» **Task material**:
╭──
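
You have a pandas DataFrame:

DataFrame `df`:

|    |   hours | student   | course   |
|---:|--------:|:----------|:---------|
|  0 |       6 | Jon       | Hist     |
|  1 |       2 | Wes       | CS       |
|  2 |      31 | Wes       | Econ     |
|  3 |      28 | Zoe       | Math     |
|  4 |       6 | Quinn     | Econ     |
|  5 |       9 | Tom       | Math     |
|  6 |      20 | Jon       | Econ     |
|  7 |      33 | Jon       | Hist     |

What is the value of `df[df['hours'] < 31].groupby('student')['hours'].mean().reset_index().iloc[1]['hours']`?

6.0

filter rows where hours < 31:
   hours student course
0      6     Jon   Hist
1      2     Wes     CS
3     28     Zoe   Math
4      6   Quinn   Econ
5      9     Tom   Math
6     20     Jon   Econ
group by student, mean of hours:
student
Jon      13.0
Quinn     6.0
Tom       9.0
Wes       2.0
Zoe      28.0
Name: hours, dtype: float64
reset_index():
  student  hours
0     Jon   13.0
1   Quinn    6.0
2     Tom    9.0
3     Wes    2.0
4     Zoe   28.0
Then the value at position 1, column 'hours': 6.0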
╰──
Copy out every line of the listing that includes the string "DataFrame".

» **Reply**:
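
You have a pandas DataFrame:
DataFrame `df`: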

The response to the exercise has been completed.